*Task to carry out*.
If a line in the records contains the string "table", show that line.

*Records to use*.
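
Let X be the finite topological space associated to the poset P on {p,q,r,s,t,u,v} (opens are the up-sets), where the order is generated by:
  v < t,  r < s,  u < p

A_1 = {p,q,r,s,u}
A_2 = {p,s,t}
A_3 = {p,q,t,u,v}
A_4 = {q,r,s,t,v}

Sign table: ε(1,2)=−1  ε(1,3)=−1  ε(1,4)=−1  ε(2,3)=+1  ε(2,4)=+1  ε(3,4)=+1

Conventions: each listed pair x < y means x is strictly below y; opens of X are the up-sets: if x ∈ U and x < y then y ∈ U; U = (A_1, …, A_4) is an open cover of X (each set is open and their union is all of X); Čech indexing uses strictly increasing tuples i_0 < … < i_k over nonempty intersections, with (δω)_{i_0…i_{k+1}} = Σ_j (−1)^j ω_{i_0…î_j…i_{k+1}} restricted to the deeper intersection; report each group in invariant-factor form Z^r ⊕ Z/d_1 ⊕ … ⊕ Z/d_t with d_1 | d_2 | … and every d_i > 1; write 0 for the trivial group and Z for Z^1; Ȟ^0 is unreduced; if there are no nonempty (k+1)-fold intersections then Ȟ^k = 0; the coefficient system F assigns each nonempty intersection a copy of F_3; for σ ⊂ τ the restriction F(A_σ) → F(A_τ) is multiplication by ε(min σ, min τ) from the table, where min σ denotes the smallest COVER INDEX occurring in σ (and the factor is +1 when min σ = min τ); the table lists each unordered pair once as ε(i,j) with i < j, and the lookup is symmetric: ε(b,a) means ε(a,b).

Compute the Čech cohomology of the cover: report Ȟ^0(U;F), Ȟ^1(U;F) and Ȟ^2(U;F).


Ȟ^0 ≅ Z/3,  Ȟ^1 ≅ 0,  Ȟ^2 ≅ Z/3

nonempty overlaps:
  A12={p,s} A13={p,q,u} A14={q,r,s} A23={p,t} A24={s,t} A34={q,t,v}
  A123={p} A124={s} A134={q} A234={t}
C dims 4,6,4; δ0: rk_F3 3; δ1: rk_F3 3
degree 0: 4−3−0 = 1 → Ȟ^0 ≅ Z/3
degree 1: 6−3−3 = 0 → Ȟ^1 ≅ 0
degree 2: 4−0−3 = 1 → Ȟ^2 ≅ Z/3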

*Task result*.
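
Sign table: ε(1,2)=−1  ε(1,3)=−1  ε(1,4)=−1  ε(2,3)=+1  ε(2,4)=+1  ε(3,4)=+1
Conventions: each listed pair x < y means x is strictly below y; opens of X are the up-sets: if x ∈ U and x < y then y ∈ U; U = (A_1, …, A_4) is an open cover of X (each set is open and their union is all of X); Čech indexing uses strictly increasing tuples i_0 < … < i_k over nonempty intersections, with (δω)_{i_0…i_{k+1}} = Σ_j (−1)^j ω_{i_0…î_j…i_{k+1}} restricted to the deeper intersection; report each group in invariant-factor form Z^r ⊕ Z/d_1 ⊕ … ⊕ Z/d_t with d_1 | d_2 | … and every d_i > 1; write 0 for the trivial group and Z for Z^1; Ȟ^0 is unreduced; if there are no nonempty (k+1)-fold intersections then Ȟ^k = 0; the coefficient system F assigns each nonempty intersection a copy of F_3; for σ ⊂ τ the restriction F(A_σ) → F(A_τ) is multiplication by ε(min σ, min τ) from the table, where min σ denotes the smallest COVER INDEX occurring in σ (and the factor is +1 when min σ = min τ); the table lists each unordered pair once as ε(i,j) with i < j, and the lookup is symmetric: ε(b,a) means ε(a,b).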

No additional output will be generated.